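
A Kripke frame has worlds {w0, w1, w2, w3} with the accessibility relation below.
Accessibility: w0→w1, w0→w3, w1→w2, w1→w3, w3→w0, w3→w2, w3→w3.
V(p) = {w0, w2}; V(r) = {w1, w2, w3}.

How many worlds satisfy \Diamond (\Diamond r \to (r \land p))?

Recall that \Diamond ψ holds at a world iff ψ holds at some accessible world.
Let φ = \Diamond (\Diamond r \to (r \land p)). Evaluate φ at each world:
  w0 (successors {w1, w3}): φ is false.
  w1 (successors {w2, w3}): φ is true.
  w2 (successors ∅): φ is false.
  w3 (successors {w0, w2, w3}): φ is true.
For instance, at w3:
  At w3: \Diamond (\Diamond r \to (r \land p)) requires \Diamond r \to (r \land p) at some successor in {w0, w2, w3}.
    \Diamond r \to (r \land p) holds at w2, so \Diamond (\Diamond r \to (r \land p)) is true at w3.
      At w2: \Diamond r is false, r \land p is true, so \Diamond r \to (r \land p) is true.
Satisfying worlds: {w1, w3}

2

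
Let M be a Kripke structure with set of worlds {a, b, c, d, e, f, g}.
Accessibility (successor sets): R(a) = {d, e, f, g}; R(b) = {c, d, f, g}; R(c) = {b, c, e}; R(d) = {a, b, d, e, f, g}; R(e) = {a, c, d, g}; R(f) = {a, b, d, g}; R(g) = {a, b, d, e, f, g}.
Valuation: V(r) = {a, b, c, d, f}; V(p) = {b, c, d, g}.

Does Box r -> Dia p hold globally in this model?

Yes

Let φ = Box r -> Dia p. Evaluate φ at each world:
  a (successors {d, e, f, g}): φ is true.
  b (successors {c, d, f, g}): φ is true.
  c (successors {b, c, e}): φ is true.
  d (successors {a, b, d, e, f, g}): φ is true.
  e (successors {a, c, d, g}): φ is true.
  f (successors {a, b, d, g}): φ is true.
  g (successors {a, b, d, e, f, g}): φ is true.
For instance, at b:
  At b: Box r is false, Dia p is true, so Box r -> Dia p is true.
    At b: Box r requires r at every successor {c, d, f, g}.
      r fails at g, so Box r is false at b.
    At b: Dia p requires p at some successor in {c, d, f, g}.
      p holds at c, so Dia p is true at b.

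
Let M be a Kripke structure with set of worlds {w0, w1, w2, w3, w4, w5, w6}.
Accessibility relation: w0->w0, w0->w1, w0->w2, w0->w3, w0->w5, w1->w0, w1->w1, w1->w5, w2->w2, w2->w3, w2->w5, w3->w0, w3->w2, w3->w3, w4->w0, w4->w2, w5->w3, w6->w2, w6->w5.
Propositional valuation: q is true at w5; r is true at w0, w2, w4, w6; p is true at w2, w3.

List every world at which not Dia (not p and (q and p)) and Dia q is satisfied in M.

w0, w1, w2, w6

Let φ = not Dia (not p and (q and p)) and Dia q. Evaluate φ at each world:
  w0 (successors {w0, w1, w2, w3, w5}): φ is true.
  w1 (successors {w0, w1, w5}): φ is true.
  w2 (successors {w2, w3, w5}): φ is true.
  w3 (successors {w0, w2, w3}): φ is false.
  w4 (successors {w0, w2}): φ is false.
  w5 (successors {w3}): φ is false.
  w6 (successors {w2, w5}): φ is true.
For instance, at w5:
  At w5: not Dia (not p and (q and p)) is true, Dia q is false, so not Dia (not p and (q and p)) and Dia q is false.
    At w5: Dia (not p and (q and p)) is false, so not Dia (not p and (q and p)) is true.
      At w5: Dia (not p and (q and p)) requires not p and (q and p) at some successor in {w3}.
        At w3: not p and (q and p) is false.
      So Dia (not p and (q and p)) is false at w5.
    At w5: Dia q requires q at some successor in {w3}.
      At w3: q is false.
    So Dia q is false at w5.
Satisfying worlds: {w0, w1, w2, w6}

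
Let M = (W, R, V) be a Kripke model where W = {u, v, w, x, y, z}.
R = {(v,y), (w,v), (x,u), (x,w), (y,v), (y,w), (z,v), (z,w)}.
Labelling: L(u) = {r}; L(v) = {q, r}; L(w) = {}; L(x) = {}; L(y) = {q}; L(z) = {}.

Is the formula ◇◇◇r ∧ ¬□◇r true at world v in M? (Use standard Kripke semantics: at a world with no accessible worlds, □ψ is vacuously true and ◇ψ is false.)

No

At v: ◇◇◇r is true, ¬□◇r is false, so ◇◇◇r ∧ ¬□◇r is false.
  At v: ◇◇◇r requires ◇◇r at some successor in {y}.
    ◇◇r holds at y, so ◇◇◇r is true at v.
      At y: ◇◇r requires ◇r at some successor in {v, w}.
        ◇r holds at w, so ◇◇r is true at y.
  At v: □◇r is true, so ¬□◇r is false.
    At v: □◇r requires ◇r at every successor {y}.
      At y: ◇r is true.
    So □◇r is true at v.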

--- --- ---

TASK DIRECTIONS: The material above is to be reproduced exactly as written.

RESPONSE AREA:
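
A Kripke frame has worlds {w0, w1, w2, w3} with the accessibility relation below.
Accessibility: w0→w1, w0→w3, w1→w2, w1→w3, w3→w0, w3→w2, w3→w3.
V(p) = {w0, w2}; V(r) = {w1, w2, w3}.

How many worlds satisfy \Diamond (\Diamond r \to (r \land p))?

Recall that \Diamond ψ holds at a world iff ψ holds at some accessible world.
Let φ = \Diamond (\Diamond r \to (r \land p)). Evaluate φ at each world:
  w0 (successors {w1, w3}): φ is false.
  w1 (successors {w2, w3}): φ is true.
  w2 (successors ∅): φ is false.
  w3 (successors {w0, w2, w3}): φ is true.
For instance, at w3:
  At w3: \Diamond (\Diamond r \to (r \land p)) requires \Diamond r \to (r \land p) at some successor in {w0, w2, w3}.
    \Diamond r \to (r \land p) holds at w2, so \Diamond (\Diamond r \to (r \land p)) is true at w3.
      At w2: \Diamond r is false, r \land p is true, so \Diamond r \to (r \land p) is true.
Satisfying worlds: {w1, w3}

2

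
Let M be a Kripke structure with set of worlds {a, b, c, d, e, f, g}.
Accessibility (successor sets): R(a) = {d, e, f, g}; R(b) = {c, d, f, g}; R(c) = {b, c, e}; R(d) = {a, b, d, e, f, g}; R(e) = {a, c, d, g}; R(f) = {a, b, d, g}; R(g) = {a, b, d, e, f, g}.
Valuation: V(r) = {a, b, c, d, f}; V(p) = {b, c, d, g}.

Does Box r -> Dia p hold globally in this model?

Yes

Let φ = Box r -> Dia p. Evaluate φ at each world:
  a (successors {d, e, f, g}): φ is true.
  b (successors {c, d, f, g}): φ is true.
  c (successors {b, c, e}): φ is true.
  d (successors {a, b, d, e, f, g}): φ is true.
  e (successors {a, c, d, g}): φ is true.
  f (successors {a, b, d, g}): φ is true.
  g (successors {a, b, d, e, f, g}): φ is true.
For instance, at b:
  At b: Box r is false, Dia p is true, so Box r -> Dia p is true.
    At b: Box r requires r at every successor {c, d, f, g}.
      r fails at g, so Box r is false at b.
    At b: Dia p requires p at some successor in {c, d, f, g}.
      p holds at c, so Dia p is true at b.

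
Let M be a Kripke structure with set of worlds {w0, w1, w2, w3, w4, w5, w6}.
Accessibility relation: w0->w0, w0->w1, w0->w2, w0->w3, w0->w5, w1->w0, w1->w1, w1->w5, w2->w2, w2->w3, w2->w5, w3->w0, w3->w2, w3->w3, w4->w0, w4->w2, w5->w3, w6->w2, w6->w5.
Propositional valuation: q is true at w5; r is true at w0, w2, w4, w6; p is true at w2, w3.

List every world at which not Dia (not p and (q and p)) and Dia q is satisfied in M.

w0, w1, w2, w6

Let φ = not Dia (not p and (q and p)) and Dia q. Evaluate φ at each world:
  w0 (successors {w0, w1, w2, w3, w5}): φ is true.
  w1 (successors {w0, w1, w5}): φ is true.
  w2 (successors {w2, w3, w5}): φ is true.
  w3 (successors {w0, w2, w3}): φ is false.
  w4 (successors {w0, w2}): φ is false.
  w5 (successors {w3}): φ is false.
  w6 (successors {w2, w5}): φ is true.
For instance, at w5:
  At w5: not Dia (not p and (q and p)) is true, Dia q is false, so not Dia (not p and (q and p)) and Dia q is false.
    At w5: Dia (not p and (q and p)) is false, so not Dia (not p and (q and p)) is true.
      At w5: Dia (not p and (q and p)) requires not p and (q and p) at some successor in {w3}.
        At w3: not p and (q and p) is false.
      So Dia (not p and (q and p)) is false at w5.
    At w5: Dia q requires q at some successor in {w3}.
      At w3: q is false.
    So Dia q is false at w5.
Satisfying worlds: {w0, w1, w2, w6}

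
Let M = (W, R, V) be a Kripke model where W = {u, v, w, x, y, z}.
R = {(v,y), (w,v), (x,u), (x,w), (y,v), (y,w), (z,v), (z,w)}.
Labelling: L(u) = {r}; L(v) = {q, r}; L(w) = {}; L(x) = {}; L(y) = {q}; L(z) = {}.

Is the formula ◇◇◇r ∧ ¬□◇r true at world v in M? (Use standard Kripke semantics: at a world with no accessible worlds, □ψ is vacuously true and ◇ψ is false.)

No

At v: ◇◇◇r is true, ¬□◇r is false, so ◇◇◇r ∧ ¬□◇r is false.
  At v: ◇◇◇r requires ◇◇r at some successor in {y}.
    ◇◇r holds at y, so ◇◇◇r is true at v.
      At y: ◇◇r requires ◇r at some successor in {v, w}.
        ◇r holds at w, so ◇◇r is true at y.
  At v: □◇r is true, so ¬□◇r is false.
    At v: □◇r requires ◇r at every successor {y}.
      At y: ◇r is true.
    So □◇r is true at v.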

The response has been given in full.